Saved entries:

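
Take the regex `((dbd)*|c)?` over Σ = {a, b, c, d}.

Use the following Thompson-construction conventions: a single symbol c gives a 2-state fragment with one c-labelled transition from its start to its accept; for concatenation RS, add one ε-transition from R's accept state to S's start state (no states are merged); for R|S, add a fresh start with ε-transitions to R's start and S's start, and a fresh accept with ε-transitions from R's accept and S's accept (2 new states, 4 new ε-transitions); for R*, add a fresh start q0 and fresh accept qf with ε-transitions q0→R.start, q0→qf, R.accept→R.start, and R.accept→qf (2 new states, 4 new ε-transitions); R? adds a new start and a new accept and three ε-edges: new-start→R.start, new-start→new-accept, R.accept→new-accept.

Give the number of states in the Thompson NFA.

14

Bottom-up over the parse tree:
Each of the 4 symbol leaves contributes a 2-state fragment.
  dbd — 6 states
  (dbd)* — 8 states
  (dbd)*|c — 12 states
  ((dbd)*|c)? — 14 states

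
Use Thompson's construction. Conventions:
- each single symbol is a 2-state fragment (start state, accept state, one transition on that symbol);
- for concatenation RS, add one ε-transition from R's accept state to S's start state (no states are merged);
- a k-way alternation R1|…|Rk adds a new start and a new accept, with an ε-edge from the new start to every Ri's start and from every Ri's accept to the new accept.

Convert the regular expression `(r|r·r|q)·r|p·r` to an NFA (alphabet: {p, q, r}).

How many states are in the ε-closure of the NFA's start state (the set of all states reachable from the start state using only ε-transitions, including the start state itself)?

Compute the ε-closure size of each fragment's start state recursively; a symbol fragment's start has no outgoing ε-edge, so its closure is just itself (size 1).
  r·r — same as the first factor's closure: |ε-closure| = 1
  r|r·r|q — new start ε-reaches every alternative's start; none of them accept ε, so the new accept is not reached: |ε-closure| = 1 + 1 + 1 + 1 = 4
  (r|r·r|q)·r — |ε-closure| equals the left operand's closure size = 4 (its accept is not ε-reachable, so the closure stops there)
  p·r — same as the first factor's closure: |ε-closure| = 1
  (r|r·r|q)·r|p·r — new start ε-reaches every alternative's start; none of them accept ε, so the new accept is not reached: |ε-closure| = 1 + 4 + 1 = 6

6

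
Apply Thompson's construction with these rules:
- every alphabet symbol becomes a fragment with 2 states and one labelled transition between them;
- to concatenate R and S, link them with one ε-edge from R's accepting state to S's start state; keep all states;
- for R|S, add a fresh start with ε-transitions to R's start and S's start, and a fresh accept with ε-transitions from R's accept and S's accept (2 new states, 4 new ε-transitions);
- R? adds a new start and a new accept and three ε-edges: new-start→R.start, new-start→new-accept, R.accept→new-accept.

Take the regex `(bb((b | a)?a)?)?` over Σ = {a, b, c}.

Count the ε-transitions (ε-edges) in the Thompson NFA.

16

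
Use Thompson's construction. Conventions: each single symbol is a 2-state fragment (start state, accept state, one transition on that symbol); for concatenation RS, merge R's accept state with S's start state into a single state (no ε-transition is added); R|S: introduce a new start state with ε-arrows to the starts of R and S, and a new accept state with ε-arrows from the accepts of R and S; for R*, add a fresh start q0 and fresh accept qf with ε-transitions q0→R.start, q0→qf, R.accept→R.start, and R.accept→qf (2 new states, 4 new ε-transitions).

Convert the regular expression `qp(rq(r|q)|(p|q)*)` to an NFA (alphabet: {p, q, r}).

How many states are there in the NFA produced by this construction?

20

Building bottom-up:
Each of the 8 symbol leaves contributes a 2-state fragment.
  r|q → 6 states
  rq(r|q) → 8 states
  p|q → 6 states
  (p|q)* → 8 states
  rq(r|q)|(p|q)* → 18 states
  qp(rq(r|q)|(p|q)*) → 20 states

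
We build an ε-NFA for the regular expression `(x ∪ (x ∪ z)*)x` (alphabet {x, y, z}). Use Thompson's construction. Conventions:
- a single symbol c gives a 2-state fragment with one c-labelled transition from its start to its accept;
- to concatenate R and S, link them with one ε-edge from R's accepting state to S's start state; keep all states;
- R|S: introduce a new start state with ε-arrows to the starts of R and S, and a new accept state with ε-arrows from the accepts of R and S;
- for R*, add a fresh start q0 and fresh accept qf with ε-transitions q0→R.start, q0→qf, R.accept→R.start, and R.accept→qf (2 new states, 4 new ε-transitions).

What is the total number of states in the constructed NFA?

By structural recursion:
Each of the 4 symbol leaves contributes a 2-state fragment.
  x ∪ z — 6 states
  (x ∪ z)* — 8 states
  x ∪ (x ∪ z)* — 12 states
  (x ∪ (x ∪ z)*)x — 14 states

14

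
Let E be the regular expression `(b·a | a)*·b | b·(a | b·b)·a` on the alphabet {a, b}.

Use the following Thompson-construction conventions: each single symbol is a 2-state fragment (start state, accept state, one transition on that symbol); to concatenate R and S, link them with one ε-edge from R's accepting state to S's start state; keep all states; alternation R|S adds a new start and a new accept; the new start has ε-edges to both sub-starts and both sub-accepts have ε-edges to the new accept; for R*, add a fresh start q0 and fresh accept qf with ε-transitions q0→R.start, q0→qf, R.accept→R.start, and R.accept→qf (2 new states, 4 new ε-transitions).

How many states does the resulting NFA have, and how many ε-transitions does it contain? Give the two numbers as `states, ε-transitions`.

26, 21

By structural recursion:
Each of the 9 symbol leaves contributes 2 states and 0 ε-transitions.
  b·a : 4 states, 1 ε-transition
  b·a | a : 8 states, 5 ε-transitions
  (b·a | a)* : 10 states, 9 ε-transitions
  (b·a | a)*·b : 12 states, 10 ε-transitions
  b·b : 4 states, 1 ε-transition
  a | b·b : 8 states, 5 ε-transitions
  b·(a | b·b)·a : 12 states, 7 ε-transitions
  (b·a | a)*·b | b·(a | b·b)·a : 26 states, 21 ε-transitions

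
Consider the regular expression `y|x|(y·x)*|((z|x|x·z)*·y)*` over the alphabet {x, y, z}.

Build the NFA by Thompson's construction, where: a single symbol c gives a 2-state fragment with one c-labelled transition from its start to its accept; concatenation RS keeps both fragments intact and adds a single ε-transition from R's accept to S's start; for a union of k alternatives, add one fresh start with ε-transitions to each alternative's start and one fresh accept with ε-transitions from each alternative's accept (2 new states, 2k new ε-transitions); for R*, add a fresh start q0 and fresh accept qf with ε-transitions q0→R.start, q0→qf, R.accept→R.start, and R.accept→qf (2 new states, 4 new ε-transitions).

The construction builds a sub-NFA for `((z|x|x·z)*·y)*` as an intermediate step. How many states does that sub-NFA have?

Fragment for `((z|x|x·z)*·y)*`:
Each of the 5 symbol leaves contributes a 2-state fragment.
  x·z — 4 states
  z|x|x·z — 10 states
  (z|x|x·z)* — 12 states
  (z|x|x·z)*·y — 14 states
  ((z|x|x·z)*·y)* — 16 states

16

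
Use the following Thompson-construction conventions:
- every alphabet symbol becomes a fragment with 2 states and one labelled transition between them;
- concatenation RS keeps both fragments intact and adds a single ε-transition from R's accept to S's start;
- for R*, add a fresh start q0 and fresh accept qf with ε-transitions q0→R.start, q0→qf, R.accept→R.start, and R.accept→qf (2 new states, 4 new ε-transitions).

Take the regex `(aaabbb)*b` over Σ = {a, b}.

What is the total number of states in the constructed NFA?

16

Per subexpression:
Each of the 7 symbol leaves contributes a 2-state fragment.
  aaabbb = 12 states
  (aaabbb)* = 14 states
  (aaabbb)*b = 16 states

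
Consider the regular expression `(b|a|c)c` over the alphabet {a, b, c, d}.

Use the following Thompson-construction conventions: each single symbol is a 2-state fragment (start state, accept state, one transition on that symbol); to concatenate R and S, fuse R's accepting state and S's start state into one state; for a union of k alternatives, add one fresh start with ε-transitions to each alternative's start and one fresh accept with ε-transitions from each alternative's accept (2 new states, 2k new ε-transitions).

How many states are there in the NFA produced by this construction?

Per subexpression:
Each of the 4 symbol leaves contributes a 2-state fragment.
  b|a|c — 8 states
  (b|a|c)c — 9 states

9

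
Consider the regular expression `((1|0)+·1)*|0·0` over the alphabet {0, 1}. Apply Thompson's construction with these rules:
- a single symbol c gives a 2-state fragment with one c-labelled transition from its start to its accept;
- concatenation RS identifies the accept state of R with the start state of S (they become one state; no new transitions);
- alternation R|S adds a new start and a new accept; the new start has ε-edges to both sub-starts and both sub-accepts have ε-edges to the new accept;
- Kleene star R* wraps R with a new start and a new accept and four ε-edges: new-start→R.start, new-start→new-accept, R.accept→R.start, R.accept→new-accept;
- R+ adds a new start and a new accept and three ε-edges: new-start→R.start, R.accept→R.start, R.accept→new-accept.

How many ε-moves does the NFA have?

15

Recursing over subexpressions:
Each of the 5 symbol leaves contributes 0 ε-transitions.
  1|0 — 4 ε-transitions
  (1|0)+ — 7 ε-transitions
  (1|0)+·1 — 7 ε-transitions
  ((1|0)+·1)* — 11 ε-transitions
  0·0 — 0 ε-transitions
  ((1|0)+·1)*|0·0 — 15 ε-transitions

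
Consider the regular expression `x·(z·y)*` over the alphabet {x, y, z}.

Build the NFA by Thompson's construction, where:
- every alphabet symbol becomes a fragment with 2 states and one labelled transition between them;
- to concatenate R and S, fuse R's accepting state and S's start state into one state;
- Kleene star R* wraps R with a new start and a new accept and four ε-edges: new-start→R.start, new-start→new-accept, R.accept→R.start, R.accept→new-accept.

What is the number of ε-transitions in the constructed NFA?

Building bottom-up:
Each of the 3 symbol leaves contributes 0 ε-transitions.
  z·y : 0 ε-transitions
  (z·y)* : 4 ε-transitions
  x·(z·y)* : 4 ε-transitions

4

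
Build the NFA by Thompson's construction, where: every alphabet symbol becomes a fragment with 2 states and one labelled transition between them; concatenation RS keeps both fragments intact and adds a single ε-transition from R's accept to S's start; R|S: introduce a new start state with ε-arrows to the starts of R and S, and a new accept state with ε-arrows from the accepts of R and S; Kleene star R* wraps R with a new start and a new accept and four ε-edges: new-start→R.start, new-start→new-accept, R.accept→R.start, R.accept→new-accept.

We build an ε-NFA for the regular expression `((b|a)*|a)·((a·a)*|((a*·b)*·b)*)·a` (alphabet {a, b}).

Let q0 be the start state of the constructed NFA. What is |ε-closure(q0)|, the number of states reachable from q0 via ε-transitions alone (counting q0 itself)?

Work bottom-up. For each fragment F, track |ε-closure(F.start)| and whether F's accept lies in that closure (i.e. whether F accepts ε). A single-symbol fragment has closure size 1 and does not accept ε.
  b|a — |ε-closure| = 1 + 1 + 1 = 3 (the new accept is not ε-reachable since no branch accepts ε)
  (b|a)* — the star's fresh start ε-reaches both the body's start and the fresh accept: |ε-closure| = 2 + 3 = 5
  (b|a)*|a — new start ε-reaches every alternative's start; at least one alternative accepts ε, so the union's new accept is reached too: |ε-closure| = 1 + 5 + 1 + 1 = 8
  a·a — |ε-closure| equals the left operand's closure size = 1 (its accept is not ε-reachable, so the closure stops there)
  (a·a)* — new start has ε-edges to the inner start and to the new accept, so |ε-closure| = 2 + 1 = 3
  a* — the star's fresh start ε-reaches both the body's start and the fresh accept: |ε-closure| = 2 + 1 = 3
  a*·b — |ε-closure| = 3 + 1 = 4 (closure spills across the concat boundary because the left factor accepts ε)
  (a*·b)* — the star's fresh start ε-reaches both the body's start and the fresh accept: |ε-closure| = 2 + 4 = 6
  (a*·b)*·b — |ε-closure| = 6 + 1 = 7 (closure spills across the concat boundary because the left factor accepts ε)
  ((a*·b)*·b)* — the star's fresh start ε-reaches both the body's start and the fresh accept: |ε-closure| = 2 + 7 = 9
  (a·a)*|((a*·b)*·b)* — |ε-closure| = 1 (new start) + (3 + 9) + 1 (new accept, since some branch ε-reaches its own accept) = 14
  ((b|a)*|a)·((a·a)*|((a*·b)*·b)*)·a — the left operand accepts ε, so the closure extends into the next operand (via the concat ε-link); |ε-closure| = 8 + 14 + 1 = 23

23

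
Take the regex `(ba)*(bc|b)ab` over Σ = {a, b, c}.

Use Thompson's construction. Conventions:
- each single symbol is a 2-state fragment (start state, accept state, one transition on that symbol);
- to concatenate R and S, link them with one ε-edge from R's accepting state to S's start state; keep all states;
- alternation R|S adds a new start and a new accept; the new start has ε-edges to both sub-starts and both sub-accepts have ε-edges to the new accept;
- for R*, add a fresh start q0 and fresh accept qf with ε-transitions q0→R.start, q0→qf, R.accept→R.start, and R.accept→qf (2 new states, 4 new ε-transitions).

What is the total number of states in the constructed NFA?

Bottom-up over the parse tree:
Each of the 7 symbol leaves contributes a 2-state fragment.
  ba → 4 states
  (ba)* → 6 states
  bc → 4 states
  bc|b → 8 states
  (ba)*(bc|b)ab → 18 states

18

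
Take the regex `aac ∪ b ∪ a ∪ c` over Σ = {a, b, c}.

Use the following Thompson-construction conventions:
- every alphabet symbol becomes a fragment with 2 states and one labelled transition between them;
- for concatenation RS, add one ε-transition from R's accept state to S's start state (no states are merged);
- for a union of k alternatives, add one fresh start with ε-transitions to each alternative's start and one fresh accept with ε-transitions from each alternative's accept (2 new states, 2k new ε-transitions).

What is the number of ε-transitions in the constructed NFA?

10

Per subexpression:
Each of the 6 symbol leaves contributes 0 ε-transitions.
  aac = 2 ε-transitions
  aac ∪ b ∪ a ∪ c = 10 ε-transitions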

_EXERCISE PROMPT_
Check each line above for "Apply" and return the ones that have it.

_RESPONSE BOX_
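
Apply Thompson's construction with these rules:
Consider the regular expression `((1|0)+·1)*|0·0` over the alphabet {0, 1}. Apply Thompson's construction with these rules: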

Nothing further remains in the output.